+++ Extracted records
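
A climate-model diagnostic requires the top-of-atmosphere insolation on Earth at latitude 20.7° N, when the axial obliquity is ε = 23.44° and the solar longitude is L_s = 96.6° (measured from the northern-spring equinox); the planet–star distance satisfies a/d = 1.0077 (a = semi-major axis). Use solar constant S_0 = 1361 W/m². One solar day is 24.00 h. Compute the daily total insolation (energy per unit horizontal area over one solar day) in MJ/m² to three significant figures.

Solar declination: sin δ = sin ε · sin L_s = sin 23.44° × sin 96.6° = 0.39515, so δ = +23.275°.
cos h₀ = −tan(+20.7°) tan(+23.275°) = -0.1625, h₀ = 1.7341 rad.
Bracket: h₀ sin ϕ sin δ + cos ϕ cos δ sin h₀ = 1.7341×0.35347×0.39515 + 0.93544×0.91862×0.98670 = 0.242208 + 0.847885 = 1.090093.
Inverse-square distance factor (a/d)² = 1.0077² = 1.015459.
Q̄ = (S_0/π) × 1.015459 × [bracket] = (1361/π) × 1.015459 × 1.090093 = 479.55 W/m².
Daily total = Q̄ × 24.00 h × 3600 s/h = 479.55 × 24.00 × 3600 / 10⁶ = 41.43 MJ/m².

41.4 MJ/m²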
++++++
Problem requirements: Please repeat the whole listing above, keeping every line exactly as it reads.

Your solution:
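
A climate-model diagnostic requires the top-of-atmosphere insolation on Earth at latitude 20.7° N, when the axial obliquity is ε = 23.44° and the solar longitude is L_s = 96.6° (measured from the northern-spring equinox); the planet–star distance satisfies a/d = 1.0077 (a = semi-major axis). Use solar constant S_0 = 1361 W/m². One solar day is 24.00 h. Compute the daily total insolation (energy per unit horizontal area over one solar day) in MJ/m² to three significant figures.

Solar declination: sin δ = sin ε · sin L_s = sin 23.44° × sin 96.6° = 0.39515, so δ = +23.275°.
cos h₀ = −tan(+20.7°) tan(+23.275°) = -0.1625, h₀ = 1.7341 rad.
Bracket: h₀ sin ϕ sin δ + cos ϕ cos δ sin h₀ = 1.7341×0.35347×0.39515 + 0.93544×0.91862×0.98670 = 0.242208 + 0.847885 = 1.090093.
Inverse-square distance factor (a/d)² = 1.0077² = 1.015459.
Q̄ = (S_0/π) × 1.015459 × [bracket] = (1361/π) × 1.015459 × 1.090093 = 479.55 W/m².
Daily total = Q̄ × 24.00 h × 3600 s/h = 479.55 × 24.00 × 3600 / 10⁶ = 41.43 MJ/m².

41.4 MJ/m²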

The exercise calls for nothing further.